Materials provided:
---
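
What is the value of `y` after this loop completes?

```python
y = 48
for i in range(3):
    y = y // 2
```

Halve 3 times: 48 // 2^3 = 6
`y` takes the values: 48 → 24 → 12 → 6

Answer: 6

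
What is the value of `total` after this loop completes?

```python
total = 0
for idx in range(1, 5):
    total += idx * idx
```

Sum of squares 1² to 4² = 30
`total` takes the values: 0 → 1 → 5 → 14 → 30

Answer: 30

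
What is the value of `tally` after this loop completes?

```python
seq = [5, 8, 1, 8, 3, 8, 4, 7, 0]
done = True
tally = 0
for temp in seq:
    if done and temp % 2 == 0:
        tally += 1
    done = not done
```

Count even values at even positions
`tally` takes the values: 0 → 1 → 2

Answer: 2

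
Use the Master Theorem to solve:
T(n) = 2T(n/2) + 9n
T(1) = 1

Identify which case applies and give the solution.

a=2, b=2, f(n)=9n. log_2(2) = 1. Since c=1 = 1, Case 2 applies: T(n) = Θ(n^log_b(a) · log n) = O(n log n).

Answer: O(n log n) - Case 2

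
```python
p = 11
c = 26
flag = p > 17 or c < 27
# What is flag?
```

Trace:
`p = 11` → p = 11
`c = 26` → c = 26
`flag = p > 17 or c < 27` → flag = True
So flag = True

Answer: True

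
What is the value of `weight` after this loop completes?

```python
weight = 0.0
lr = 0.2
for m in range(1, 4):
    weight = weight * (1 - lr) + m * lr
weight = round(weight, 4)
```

Moving average with lr=0.2
`weight` takes the values: 0.0 → 0.2 → 0.56 → 1.048

Answer: 1.048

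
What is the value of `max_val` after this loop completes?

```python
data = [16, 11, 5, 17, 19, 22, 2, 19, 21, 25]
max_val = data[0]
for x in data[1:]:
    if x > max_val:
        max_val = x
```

Maximum of [16, 11, 5, 17, 19, 22, 2, 19, 21, 25]
`max_val` takes the values: 16 → 17 → 19 → 22 → 25

Answer: 25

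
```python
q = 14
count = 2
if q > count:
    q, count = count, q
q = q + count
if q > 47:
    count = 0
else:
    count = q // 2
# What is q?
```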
---
Work request:
Write the whole of the material out again, exactly.

Output of the exercise:
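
What is the value of `y` after this loop completes?

```python
y = 48
for i in range(3):
    y = y // 2
```

Halve 3 times: 48 // 2^3 = 6
`y` takes the values: 48 → 24 → 12 → 6

Answer: 6

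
What is the value of `total` after this loop completes?

```python
total = 0
for idx in range(1, 5):
    total += idx * idx
```

Sum of squares 1² to 4² = 30
`total` takes the values: 0 → 1 → 5 → 14 → 30

Answer: 30

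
What is the value of `tally` after this loop completes?

```python
seq = [5, 8, 1, 8, 3, 8, 4, 7, 0]
done = True
tally = 0
for temp in seq:
    if done and temp % 2 == 0:
        tally += 1
    done = not done
```

Count even values at even positions
`tally` takes the values: 0 → 1 → 2

Answer: 2

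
Use the Master Theorem to solve:
T(n) = 2T(n/2) + 9n
T(1) = 1

Identify which case applies and give the solution.

a=2, b=2, f(n)=9n. log_2(2) = 1. Since c=1 = 1, Case 2 applies: T(n) = Θ(n^log_b(a) · log n) = O(n log n).

Answer: O(n log n) - Case 2

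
```python
p = 11
c = 26
flag = p > 17 or c < 27
# What is flag?
```

Trace:
`p = 11` → p = 11
`c = 26` → c = 26
`flag = p > 17 or c < 27` → flag = True
So flag = True

Answer: True

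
What is the value of `weight` after this loop completes?

```python
weight = 0.0
lr = 0.2
for m in range(1, 4):
    weight = weight * (1 - lr) + m * lr
weight = round(weight, 4)
```

Moving average with lr=0.2
`weight` takes the values: 0.0 → 0.2 → 0.56 → 1.048

Answer: 1.048

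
What is the value of `max_val` after this loop completes?

```python
data = [16, 11, 5, 17, 19, 22, 2, 19, 21, 25]
max_val = data[0]
for x in data[1:]:
    if x > max_val:
        max_val = x
```

Maximum of [16, 11, 5, 17, 19, 22, 2, 19, 21, 25]
`max_val` takes the values: 16 → 17 → 19 → 22 → 25

Answer: 25

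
```python
q = 14
count = 2
if q > count:
    q, count = count, q
q = q + count
if q > 47:
    count = 0
else:
    count = q // 2
# What is q?
```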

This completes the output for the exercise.